• _Problem requirements_
Each line in the listing is to be restated exactly.

• _Given data_
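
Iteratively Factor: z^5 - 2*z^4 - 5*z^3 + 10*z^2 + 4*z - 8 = (z + 2)*(z^4 - 4*z^3 + 3*z^2 + 4*z - 4) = (z - 1)*(z + 2)*(z^3 - 3*z^2 + 4) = (z - 2)*(z - 1)*(z + 2)*(z^2 - z - 2) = (z - 2)^2*(z - 1)*(z + 2)*(z + 1)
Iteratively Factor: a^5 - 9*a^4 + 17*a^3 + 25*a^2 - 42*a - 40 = (a - 2)*(a^4 - 7*a^3 + 3*a^2 + 31*a + 20) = (a - 5)*(a - 2)*(a^3 - 2*a^2 - 7*a - 4) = (a - 5)*(a - 2)*(a + 1)*(a^2 - 3*a - 4) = (a - 5)*(a - 4)*(a - 2)*(a + 1)*(a + 1)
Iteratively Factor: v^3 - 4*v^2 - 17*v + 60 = (v - 3)*(v^2 - v - 20) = (v - 5)*(v - 3)*(v + 4)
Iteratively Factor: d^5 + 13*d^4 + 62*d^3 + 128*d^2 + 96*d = (d)*(d^4 + 13*d^3 + 62*d^2 + 128*d + 96) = d*(d + 3)*(d^3 + 10*d^2 + 32*d + 32) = d*(d + 2)*(d + 3)*(d^2 + 8*d + 16) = d*(d + 2)*(d + 3)*(d + 4)*(d + 4)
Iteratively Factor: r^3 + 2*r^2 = (r + 2)*(r^2) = r*(r + 2)*(r)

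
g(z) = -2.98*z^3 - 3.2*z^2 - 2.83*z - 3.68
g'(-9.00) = -669.37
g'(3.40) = -127.94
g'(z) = -8.94*z^2 - 6.4*z - 2.83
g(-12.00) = 4718.92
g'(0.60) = -9.89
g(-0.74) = -2.13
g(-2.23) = 19.76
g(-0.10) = -3.43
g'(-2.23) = -33.02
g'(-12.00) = -1213.39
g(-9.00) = 1935.01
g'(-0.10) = -2.28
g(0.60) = -7.17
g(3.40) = -167.42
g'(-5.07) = -200.18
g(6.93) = -1168.75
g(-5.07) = 316.78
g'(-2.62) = -47.43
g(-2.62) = 35.36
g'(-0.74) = -2.99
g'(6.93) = -476.52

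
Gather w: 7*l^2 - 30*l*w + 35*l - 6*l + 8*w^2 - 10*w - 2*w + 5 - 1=7*l^2 + 29*l + 8*w^2 + w*(-30*l - 12) + 4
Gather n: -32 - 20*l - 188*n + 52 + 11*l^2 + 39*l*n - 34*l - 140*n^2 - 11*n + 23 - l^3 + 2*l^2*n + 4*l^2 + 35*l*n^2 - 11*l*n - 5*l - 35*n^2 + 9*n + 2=-l^3 + 15*l^2 - 59*l + n^2*(35*l - 175) + n*(2*l^2 + 28*l - 190) + 45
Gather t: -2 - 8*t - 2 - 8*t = -16*t - 4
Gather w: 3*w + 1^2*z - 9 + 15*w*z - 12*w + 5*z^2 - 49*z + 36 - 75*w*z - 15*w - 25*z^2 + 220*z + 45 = w*(-60*z - 24) - 20*z^2 + 172*z + 72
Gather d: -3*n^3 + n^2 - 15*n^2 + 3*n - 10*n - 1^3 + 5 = -3*n^3 - 14*n^2 - 7*n + 4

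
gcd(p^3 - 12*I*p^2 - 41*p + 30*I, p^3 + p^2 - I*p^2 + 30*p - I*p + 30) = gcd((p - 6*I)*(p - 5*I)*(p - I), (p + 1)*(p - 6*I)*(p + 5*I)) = p - 6*I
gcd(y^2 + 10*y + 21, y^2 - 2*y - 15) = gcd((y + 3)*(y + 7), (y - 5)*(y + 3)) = y + 3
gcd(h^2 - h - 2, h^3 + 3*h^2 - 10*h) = h - 2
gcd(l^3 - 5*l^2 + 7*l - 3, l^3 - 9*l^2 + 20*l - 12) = l - 1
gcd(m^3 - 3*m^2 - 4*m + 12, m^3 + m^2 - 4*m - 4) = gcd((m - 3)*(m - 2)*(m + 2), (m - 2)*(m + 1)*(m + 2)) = m^2 - 4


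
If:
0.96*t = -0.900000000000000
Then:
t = -0.94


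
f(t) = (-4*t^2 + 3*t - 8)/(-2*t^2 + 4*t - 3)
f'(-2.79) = -0.04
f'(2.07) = -3.36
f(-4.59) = 1.67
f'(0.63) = 8.62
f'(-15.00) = -0.00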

• _Exercise output_
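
Iteratively Factor: z^5 - 2*z^4 - 5*z^3 + 10*z^2 + 4*z - 8 = (z + 2)*(z^4 - 4*z^3 + 3*z^2 + 4*z - 4) = (z - 1)*(z + 2)*(z^3 - 3*z^2 + 4) = (z - 2)*(z - 1)*(z + 2)*(z^2 - z - 2) = (z - 2)^2*(z - 1)*(z + 2)*(z + 1)
Iteratively Factor: a^5 - 9*a^4 + 17*a^3 + 25*a^2 - 42*a - 40 = (a - 2)*(a^4 - 7*a^3 + 3*a^2 + 31*a + 20) = (a - 5)*(a - 2)*(a^3 - 2*a^2 - 7*a - 4) = (a - 5)*(a - 2)*(a + 1)*(a^2 - 3*a - 4) = (a - 5)*(a - 4)*(a - 2)*(a + 1)*(a + 1)
Iteratively Factor: v^3 - 4*v^2 - 17*v + 60 = (v - 3)*(v^2 - v - 20) = (v - 5)*(v - 3)*(v + 4)
Iteratively Factor: d^5 + 13*d^4 + 62*d^3 + 128*d^2 + 96*d = (d)*(d^4 + 13*d^3 + 62*d^2 + 128*d + 96) = d*(d + 3)*(d^3 + 10*d^2 + 32*d + 32) = d*(d + 2)*(d + 3)*(d^2 + 8*d + 16) = d*(d + 2)*(d + 3)*(d + 4)*(d + 4)
Iteratively Factor: r^3 + 2*r^2 = (r + 2)*(r^2) = r*(r + 2)*(r)

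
g(z) = -2.98*z^3 - 3.2*z^2 - 2.83*z - 3.68
g'(-9.00) = -669.37
g'(3.40) = -127.94
g'(z) = -8.94*z^2 - 6.4*z - 2.83
g(-12.00) = 4718.92
g'(0.60) = -9.89
g(-0.74) = -2.13
g(-2.23) = 19.76
g(-0.10) = -3.43
g'(-2.23) = -33.02
g'(-12.00) = -1213.39
g(-9.00) = 1935.01
g'(-0.10) = -2.28
g(0.60) = -7.17
g(3.40) = -167.42
g'(-5.07) = -200.18
g(6.93) = -1168.75
g(-5.07) = 316.78
g'(-2.62) = -47.43
g(-2.62) = 35.36
g'(-0.74) = -2.99
g'(6.93) = -476.52

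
Gather w: 7*l^2 - 30*l*w + 35*l - 6*l + 8*w^2 - 10*w - 2*w + 5 - 1=7*l^2 + 29*l + 8*w^2 + w*(-30*l - 12) + 4
Gather n: -32 - 20*l - 188*n + 52 + 11*l^2 + 39*l*n - 34*l - 140*n^2 - 11*n + 23 - l^3 + 2*l^2*n + 4*l^2 + 35*l*n^2 - 11*l*n - 5*l - 35*n^2 + 9*n + 2=-l^3 + 15*l^2 - 59*l + n^2*(35*l - 175) + n*(2*l^2 + 28*l - 190) + 45
Gather t: -2 - 8*t - 2 - 8*t = -16*t - 4
Gather w: 3*w + 1^2*z - 9 + 15*w*z - 12*w + 5*z^2 - 49*z + 36 - 75*w*z - 15*w - 25*z^2 + 220*z + 45 = w*(-60*z - 24) - 20*z^2 + 172*z + 72
Gather d: -3*n^3 + n^2 - 15*n^2 + 3*n - 10*n - 1^3 + 5 = -3*n^3 - 14*n^2 - 7*n + 4

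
gcd(p^3 - 12*I*p^2 - 41*p + 30*I, p^3 + p^2 - I*p^2 + 30*p - I*p + 30) = gcd((p - 6*I)*(p - 5*I)*(p - I), (p + 1)*(p - 6*I)*(p + 5*I)) = p - 6*I
gcd(y^2 + 10*y + 21, y^2 - 2*y - 15) = gcd((y + 3)*(y + 7), (y - 5)*(y + 3)) = y + 3
gcd(h^2 - h - 2, h^3 + 3*h^2 - 10*h) = h - 2
gcd(l^3 - 5*l^2 + 7*l - 3, l^3 - 9*l^2 + 20*l - 12) = l - 1
gcd(m^3 - 3*m^2 - 4*m + 12, m^3 + m^2 - 4*m - 4) = gcd((m - 3)*(m - 2)*(m + 2), (m - 2)*(m + 1)*(m + 2)) = m^2 - 4


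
If:
0.96*t = -0.900000000000000
Then:
t = -0.94


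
f(t) = (-4*t^2 + 3*t - 8)/(-2*t^2 + 4*t - 3)
f'(-2.79) = -0.04
f'(2.07) = -3.36
f(-4.59) = 1.67
f'(0.63) = 8.62
f'(-15.00) = -0.00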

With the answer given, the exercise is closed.